## Material for this exercise:

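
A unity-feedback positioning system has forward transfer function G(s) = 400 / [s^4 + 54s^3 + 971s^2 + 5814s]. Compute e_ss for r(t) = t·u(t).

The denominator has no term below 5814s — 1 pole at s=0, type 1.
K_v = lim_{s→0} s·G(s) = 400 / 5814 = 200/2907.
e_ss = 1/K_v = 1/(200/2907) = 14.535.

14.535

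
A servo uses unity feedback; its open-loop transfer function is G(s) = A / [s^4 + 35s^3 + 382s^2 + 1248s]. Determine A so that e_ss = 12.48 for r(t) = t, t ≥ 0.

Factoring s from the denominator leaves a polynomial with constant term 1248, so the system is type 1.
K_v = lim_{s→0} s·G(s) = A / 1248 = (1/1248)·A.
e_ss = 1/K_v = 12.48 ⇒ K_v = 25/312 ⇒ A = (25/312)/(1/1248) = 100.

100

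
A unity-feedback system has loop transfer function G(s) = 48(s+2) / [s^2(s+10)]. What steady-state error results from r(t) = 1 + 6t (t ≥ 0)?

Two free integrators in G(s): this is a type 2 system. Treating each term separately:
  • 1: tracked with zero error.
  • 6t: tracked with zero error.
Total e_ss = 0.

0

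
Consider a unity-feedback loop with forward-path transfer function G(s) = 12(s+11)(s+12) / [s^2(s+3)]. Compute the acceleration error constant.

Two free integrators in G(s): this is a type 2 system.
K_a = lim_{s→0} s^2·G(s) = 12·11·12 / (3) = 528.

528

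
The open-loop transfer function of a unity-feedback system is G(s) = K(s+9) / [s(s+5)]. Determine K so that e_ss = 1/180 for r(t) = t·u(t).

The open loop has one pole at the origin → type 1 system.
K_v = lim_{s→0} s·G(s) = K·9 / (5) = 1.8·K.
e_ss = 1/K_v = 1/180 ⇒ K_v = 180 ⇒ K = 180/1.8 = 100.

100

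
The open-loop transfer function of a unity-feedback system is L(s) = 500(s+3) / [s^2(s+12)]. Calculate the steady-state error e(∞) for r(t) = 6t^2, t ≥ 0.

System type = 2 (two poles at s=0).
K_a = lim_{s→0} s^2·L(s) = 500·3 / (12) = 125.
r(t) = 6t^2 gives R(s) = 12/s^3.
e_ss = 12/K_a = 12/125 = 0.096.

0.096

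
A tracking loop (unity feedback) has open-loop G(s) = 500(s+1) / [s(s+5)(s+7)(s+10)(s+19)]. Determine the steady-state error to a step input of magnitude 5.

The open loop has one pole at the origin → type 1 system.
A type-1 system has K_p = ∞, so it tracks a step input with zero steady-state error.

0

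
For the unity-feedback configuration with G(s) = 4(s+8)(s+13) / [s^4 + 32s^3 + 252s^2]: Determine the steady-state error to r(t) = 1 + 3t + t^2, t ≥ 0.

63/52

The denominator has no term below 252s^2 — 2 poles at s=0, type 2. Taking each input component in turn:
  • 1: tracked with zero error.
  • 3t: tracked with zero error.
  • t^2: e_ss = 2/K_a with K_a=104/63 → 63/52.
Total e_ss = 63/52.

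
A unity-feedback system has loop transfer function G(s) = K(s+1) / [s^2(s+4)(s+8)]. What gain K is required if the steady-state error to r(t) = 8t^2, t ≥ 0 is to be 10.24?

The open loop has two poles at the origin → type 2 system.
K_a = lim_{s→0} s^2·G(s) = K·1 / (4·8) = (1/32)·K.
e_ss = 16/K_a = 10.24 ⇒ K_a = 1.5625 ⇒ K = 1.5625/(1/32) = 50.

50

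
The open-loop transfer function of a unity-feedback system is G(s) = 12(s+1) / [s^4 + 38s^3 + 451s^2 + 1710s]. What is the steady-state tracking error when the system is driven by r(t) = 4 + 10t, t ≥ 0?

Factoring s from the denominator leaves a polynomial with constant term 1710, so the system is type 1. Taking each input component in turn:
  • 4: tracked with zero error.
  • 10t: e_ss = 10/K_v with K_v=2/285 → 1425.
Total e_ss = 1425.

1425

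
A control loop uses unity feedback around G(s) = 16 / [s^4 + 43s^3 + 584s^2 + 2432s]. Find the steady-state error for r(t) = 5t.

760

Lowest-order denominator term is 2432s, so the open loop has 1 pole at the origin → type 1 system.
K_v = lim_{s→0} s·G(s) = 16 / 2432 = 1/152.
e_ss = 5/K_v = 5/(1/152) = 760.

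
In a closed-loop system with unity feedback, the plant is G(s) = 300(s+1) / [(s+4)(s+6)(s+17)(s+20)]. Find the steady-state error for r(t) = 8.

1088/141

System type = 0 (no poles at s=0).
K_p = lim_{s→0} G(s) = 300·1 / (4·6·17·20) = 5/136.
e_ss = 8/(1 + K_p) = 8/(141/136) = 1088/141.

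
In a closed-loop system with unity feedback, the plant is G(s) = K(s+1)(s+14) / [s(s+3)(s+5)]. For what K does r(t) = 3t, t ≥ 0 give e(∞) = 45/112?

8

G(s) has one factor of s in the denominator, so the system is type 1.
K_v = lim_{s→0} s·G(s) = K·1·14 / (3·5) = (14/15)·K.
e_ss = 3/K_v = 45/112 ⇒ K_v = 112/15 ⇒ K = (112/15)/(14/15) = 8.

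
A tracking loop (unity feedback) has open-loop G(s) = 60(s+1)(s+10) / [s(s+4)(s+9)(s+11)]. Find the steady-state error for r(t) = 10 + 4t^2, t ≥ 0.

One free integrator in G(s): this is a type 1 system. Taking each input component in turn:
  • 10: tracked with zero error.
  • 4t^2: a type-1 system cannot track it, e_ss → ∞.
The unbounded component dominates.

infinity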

## Problem:
Restate the data above word for word, omitting nothing.

## Output for this exercise:
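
A unity-feedback positioning system has forward transfer function G(s) = 400 / [s^4 + 54s^3 + 971s^2 + 5814s]. Compute e_ss for r(t) = t·u(t).

The denominator has no term below 5814s — 1 pole at s=0, type 1.
K_v = lim_{s→0} s·G(s) = 400 / 5814 = 200/2907.
e_ss = 1/K_v = 1/(200/2907) = 14.535.

14.535

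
A servo uses unity feedback; its open-loop transfer function is G(s) = A / [s^4 + 35s^3 + 382s^2 + 1248s]. Determine A so that e_ss = 12.48 for r(t) = t, t ≥ 0.

Factoring s from the denominator leaves a polynomial with constant term 1248, so the system is type 1.
K_v = lim_{s→0} s·G(s) = A / 1248 = (1/1248)·A.
e_ss = 1/K_v = 12.48 ⇒ K_v = 25/312 ⇒ A = (25/312)/(1/1248) = 100.

100

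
A unity-feedback system has loop transfer function G(s) = 48(s+2) / [s^2(s+10)]. What steady-state error results from r(t) = 1 + 6t (t ≥ 0)?

Two free integrators in G(s): this is a type 2 system. Treating each term separately:
  • 1: tracked with zero error.
  • 6t: tracked with zero error.
Total e_ss = 0.

0

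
Consider a unity-feedback loop with forward-path transfer function G(s) = 12(s+11)(s+12) / [s^2(s+3)]. Compute the acceleration error constant.

Two free integrators in G(s): this is a type 2 system.
K_a = lim_{s→0} s^2·G(s) = 12·11·12 / (3) = 528.

528

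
The open-loop transfer function of a unity-feedback system is G(s) = K(s+9) / [s(s+5)]. Determine K so that e_ss = 1/180 for r(t) = t·u(t).

The open loop has one pole at the origin → type 1 system.
K_v = lim_{s→0} s·G(s) = K·9 / (5) = 1.8·K.
e_ss = 1/K_v = 1/180 ⇒ K_v = 180 ⇒ K = 180/1.8 = 100.

100

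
The open-loop transfer function of a unity-feedback system is L(s) = 500(s+3) / [s^2(s+12)]. Calculate the steady-state error e(∞) for r(t) = 6t^2, t ≥ 0.

System type = 2 (two poles at s=0).
K_a = lim_{s→0} s^2·L(s) = 500·3 / (12) = 125.
r(t) = 6t^2 gives R(s) = 12/s^3.
e_ss = 12/K_a = 12/125 = 0.096.

0.096

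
A tracking loop (unity feedback) has open-loop G(s) = 500(s+1) / [s(s+5)(s+7)(s+10)(s+19)]. Determine the steady-state error to a step input of magnitude 5.

The open loop has one pole at the origin → type 1 system.
A type-1 system has K_p = ∞, so it tracks a step input with zero steady-state error.

0

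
For the unity-feedback configuration with G(s) = 4(s+8)(s+13) / [s^4 + 32s^3 + 252s^2]: Determine the steady-state error to r(t) = 1 + 3t + t^2, t ≥ 0.

63/52

The denominator has no term below 252s^2 — 2 poles at s=0, type 2. Taking each input component in turn:
  • 1: tracked with zero error.
  • 3t: tracked with zero error.
  • t^2: e_ss = 2/K_a with K_a=104/63 → 63/52.
Total e_ss = 63/52.

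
A unity-feedback system has loop transfer function G(s) = K(s+1) / [s^2(s+4)(s+8)]. What gain K is required if the steady-state error to r(t) = 8t^2, t ≥ 0 is to be 10.24?

The open loop has two poles at the origin → type 2 system.
K_a = lim_{s→0} s^2·G(s) = K·1 / (4·8) = (1/32)·K.
e_ss = 16/K_a = 10.24 ⇒ K_a = 1.5625 ⇒ K = 1.5625/(1/32) = 50.

50

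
The open-loop transfer function of a unity-feedback system is G(s) = 12(s+1) / [s^4 + 38s^3 + 451s^2 + 1710s]. What is the steady-state tracking error when the system is driven by r(t) = 4 + 10t, t ≥ 0?

Factoring s from the denominator leaves a polynomial with constant term 1710, so the system is type 1. Taking each input component in turn:
  • 4: tracked with zero error.
  • 10t: e_ss = 10/K_v with K_v=2/285 → 1425.
Total e_ss = 1425.

1425

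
A control loop uses unity feedback around G(s) = 16 / [s^4 + 43s^3 + 584s^2 + 2432s]. Find the steady-state error for r(t) = 5t.

760

Lowest-order denominator term is 2432s, so the open loop has 1 pole at the origin → type 1 system.
K_v = lim_{s→0} s·G(s) = 16 / 2432 = 1/152.
e_ss = 5/K_v = 5/(1/152) = 760.

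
In a closed-loop system with unity feedback, the plant is G(s) = 300(s+1) / [(s+4)(s+6)(s+17)(s+20)]. Find the steady-state error for r(t) = 8.

1088/141

System type = 0 (no poles at s=0).
K_p = lim_{s→0} G(s) = 300·1 / (4·6·17·20) = 5/136.
e_ss = 8/(1 + K_p) = 8/(141/136) = 1088/141.

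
In a closed-loop system with unity feedback, the plant is G(s) = K(s+1)(s+14) / [s(s+3)(s+5)]. For what K does r(t) = 3t, t ≥ 0 give e(∞) = 45/112?

8

G(s) has one factor of s in the denominator, so the system is type 1.
K_v = lim_{s→0} s·G(s) = K·1·14 / (3·5) = (14/15)·K.
e_ss = 3/K_v = 45/112 ⇒ K_v = 112/15 ⇒ K = (112/15)/(14/15) = 8.

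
A tracking loop (unity feedback) has open-loop G(s) = 60(s+1)(s+10) / [s(s+4)(s+9)(s+11)]. Find the steady-state error for r(t) = 10 + 4t^2, t ≥ 0.

One free integrator in G(s): this is a type 1 system. Taking each input component in turn:
  • 10: tracked with zero error.
  • 4t^2: a type-1 system cannot track it, e_ss → ∞.
The unbounded component dominates.

infinity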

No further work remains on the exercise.